> _Action item_
Once you have read the records below, restate them word for word.

|---|

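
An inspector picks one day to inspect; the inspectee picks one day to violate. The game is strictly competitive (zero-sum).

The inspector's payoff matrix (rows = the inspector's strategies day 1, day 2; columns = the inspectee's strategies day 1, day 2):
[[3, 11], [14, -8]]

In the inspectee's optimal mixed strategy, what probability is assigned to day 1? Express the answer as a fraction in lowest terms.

19/30

Row minima are 3 and -8, so the inspector's maximin is 3; column maxima are 14 and 11, so the inspectee's minimax is 11. These differ, so the equilibrium is in mixed strategies.
Let the inspectee play day 1 with probability q. The inspector is indifferent when 3q + 11(1−q) = 14q − 8(1−q), giving q = 19/30.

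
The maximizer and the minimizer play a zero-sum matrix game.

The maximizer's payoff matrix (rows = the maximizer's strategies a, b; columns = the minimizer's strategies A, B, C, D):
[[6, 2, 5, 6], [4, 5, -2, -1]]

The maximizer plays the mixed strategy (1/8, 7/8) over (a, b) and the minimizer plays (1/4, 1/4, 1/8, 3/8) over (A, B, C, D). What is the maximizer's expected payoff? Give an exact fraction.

65/32

Against (1/4, 1/4, 1/8, 3/8), each row's expected payoff is a: 39/8; b: 13/8.
Taking the (1/8, 7/8)-weighted average: (1/8)·(39/8) + (7/8)·(13/8) = 65/32.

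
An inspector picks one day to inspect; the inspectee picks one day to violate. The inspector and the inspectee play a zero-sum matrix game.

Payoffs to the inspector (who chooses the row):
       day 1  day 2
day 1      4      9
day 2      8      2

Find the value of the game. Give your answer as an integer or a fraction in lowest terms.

Row minima are 4 and 2, so the inspector's maximin is 4; column maxima are 8 and 9, so the inspectee's minimax is 8. These differ, so the equilibrium is in mixed strategies.
Let the inspector play day 1 with probability p. The inspectee is indifferent when 4p + 8(1−p) = 9p + 2(1−p), giving p = 6/11.
Let the inspectee play day 1 with probability q. The inspector is indifferent when 4q + 9(1−q) = 8q + 2(1−q), giving q = 7/11.
The value is 4·(7/11) + (9)·(4/11) = 64/11.

64/11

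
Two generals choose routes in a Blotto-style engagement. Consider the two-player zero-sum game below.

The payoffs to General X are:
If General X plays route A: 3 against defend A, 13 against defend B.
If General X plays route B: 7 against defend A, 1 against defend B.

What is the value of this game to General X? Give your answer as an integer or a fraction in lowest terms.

11/2

Row minima are 3 and 1, so General X's maximin is 3; column maxima are 7 and 13, so General Y's minimax is 7. These differ, so the equilibrium is in mixed strategies.
Let General X play route A with probability p. General Y is indifferent when 3p + 7(1−p) = 13p + (1−p), giving p = 3/8.
Let General Y play defend A with probability q. General X is indifferent when 3q + 13(1−q) = 7q + (1−q), giving q = 3/4.
The value is 3·(3/4) + (13)·(1/4) = 11/2.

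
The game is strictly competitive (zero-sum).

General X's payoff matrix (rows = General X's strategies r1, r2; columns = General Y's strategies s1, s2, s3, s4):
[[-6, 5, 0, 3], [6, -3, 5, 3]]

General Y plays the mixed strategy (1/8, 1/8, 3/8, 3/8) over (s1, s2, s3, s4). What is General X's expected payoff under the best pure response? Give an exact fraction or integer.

r1: (-6)·(1/8) + (5)·(1/8) + (0)·(3/8) + (3)·(3/8) = 1.
r2: (6)·(1/8) + (-3)·(1/8) + (5)·(3/8) + (3)·(3/8) = 27/8.
The best pure response is r2 with expected payoff 27/8.

27/8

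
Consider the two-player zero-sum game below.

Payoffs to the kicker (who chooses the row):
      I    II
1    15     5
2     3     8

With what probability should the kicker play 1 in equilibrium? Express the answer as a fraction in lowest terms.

1/3

Row minima are 5 and 3, so the kicker's maximin is 5; column maxima are 15 and 8, so the goalkeeper's minimax is 8. These differ, so the equilibrium is in mixed strategies.
Let the kicker play 1 with probability p. The goalkeeper is indifferent when 15p + 3(1−p) = 5p + 8(1−p), giving p = 1/3.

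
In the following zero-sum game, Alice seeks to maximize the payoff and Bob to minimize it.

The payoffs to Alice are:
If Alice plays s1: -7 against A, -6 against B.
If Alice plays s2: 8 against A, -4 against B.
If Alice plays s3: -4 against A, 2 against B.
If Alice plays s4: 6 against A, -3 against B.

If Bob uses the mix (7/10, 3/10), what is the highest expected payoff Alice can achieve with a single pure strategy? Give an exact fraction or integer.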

|---|

> _Written solution_
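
An inspector picks one day to inspect; the inspectee picks one day to violate. The game is strictly competitive (zero-sum).

The inspector's payoff matrix (rows = the inspector's strategies day 1, day 2; columns = the inspectee's strategies day 1, day 2):
[[3, 11], [14, -8]]

In the inspectee's optimal mixed strategy, what probability is assigned to day 1? Express the answer as a fraction in lowest terms.

19/30

Row minima are 3 and -8, so the inspector's maximin is 3; column maxima are 14 and 11, so the inspectee's minimax is 11. These differ, so the equilibrium is in mixed strategies.
Let the inspectee play day 1 with probability q. The inspector is indifferent when 3q + 11(1−q) = 14q − 8(1−q), giving q = 19/30.

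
The maximizer and the minimizer play a zero-sum matrix game.

The maximizer's payoff matrix (rows = the maximizer's strategies a, b; columns = the minimizer's strategies A, B, C, D):
[[6, 2, 5, 6], [4, 5, -2, -1]]

The maximizer plays the mixed strategy (1/8, 7/8) over (a, b) and the minimizer plays (1/4, 1/4, 1/8, 3/8) over (A, B, C, D). What is the maximizer's expected payoff? Give an exact fraction.

65/32

Against (1/4, 1/4, 1/8, 3/8), each row's expected payoff is a: 39/8; b: 13/8.
Taking the (1/8, 7/8)-weighted average: (1/8)·(39/8) + (7/8)·(13/8) = 65/32.

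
An inspector picks one day to inspect; the inspectee picks one day to violate. The inspector and the inspectee play a zero-sum matrix game.

Payoffs to the inspector (who chooses the row):
       day 1  day 2
day 1      4      9
day 2      8      2

Find the value of the game. Give your answer as an integer or a fraction in lowest terms.

Row minima are 4 and 2, so the inspector's maximin is 4; column maxima are 8 and 9, so the inspectee's minimax is 8. These differ, so the equilibrium is in mixed strategies.
Let the inspector play day 1 with probability p. The inspectee is indifferent when 4p + 8(1−p) = 9p + 2(1−p), giving p = 6/11.
Let the inspectee play day 1 with probability q. The inspector is indifferent when 4q + 9(1−q) = 8q + 2(1−q), giving q = 7/11.
The value is 4·(7/11) + (9)·(4/11) = 64/11.

64/11

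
Two generals choose routes in a Blotto-style engagement. Consider the two-player zero-sum game below.

The payoffs to General X are:
If General X plays route A: 3 against defend A, 13 against defend B.
If General X plays route B: 7 against defend A, 1 against defend B.

What is the value of this game to General X? Give your answer as an integer or a fraction in lowest terms.

11/2

Row minima are 3 and 1, so General X's maximin is 3; column maxima are 7 and 13, so General Y's minimax is 7. These differ, so the equilibrium is in mixed strategies.
Let General X play route A with probability p. General Y is indifferent when 3p + 7(1−p) = 13p + (1−p), giving p = 3/8.
Let General Y play defend A with probability q. General X is indifferent when 3q + 13(1−q) = 7q + (1−q), giving q = 3/4.
The value is 3·(3/4) + (13)·(1/4) = 11/2.

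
The game is strictly competitive (zero-sum).

General X's payoff matrix (rows = General X's strategies r1, r2; columns = General Y's strategies s1, s2, s3, s4):
[[-6, 5, 0, 3], [6, -3, 5, 3]]

General Y plays the mixed strategy (1/8, 1/8, 3/8, 3/8) over (s1, s2, s3, s4). What is General X's expected payoff under the best pure response? Give an exact fraction or integer.

r1: (-6)·(1/8) + (5)·(1/8) + (0)·(3/8) + (3)·(3/8) = 1.
r2: (6)·(1/8) + (-3)·(1/8) + (5)·(3/8) + (3)·(3/8) = 27/8.
The best pure response is r2 with expected payoff 27/8.

27/8

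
Consider the two-player zero-sum game below.

Payoffs to the kicker (who chooses the row):
      I    II
1    15     5
2     3     8

With what probability should the kicker play 1 in equilibrium? Express the answer as a fraction in lowest terms.

1/3

Row minima are 5 and 3, so the kicker's maximin is 5; column maxima are 15 and 8, so the goalkeeper's minimax is 8. These differ, so the equilibrium is in mixed strategies.
Let the kicker play 1 with probability p. The goalkeeper is indifferent when 15p + 3(1−p) = 5p + 8(1−p), giving p = 1/3.

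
In the following zero-sum game, Alice seeks to maximize the payoff and Bob to minimize it.

The payoffs to Alice are:
If Alice plays s1: -7 against A, -6 against B.
If Alice plays s2: 8 against A, -4 against B.
If Alice plays s3: -4 against A, 2 against B.
If Alice plays s4: 6 against A, -3 against B.

If Bob uses the mix (7/10, 3/10), what is the highest expected payoff Alice can achieve with a single pure strategy? Give an exact fraction or integer.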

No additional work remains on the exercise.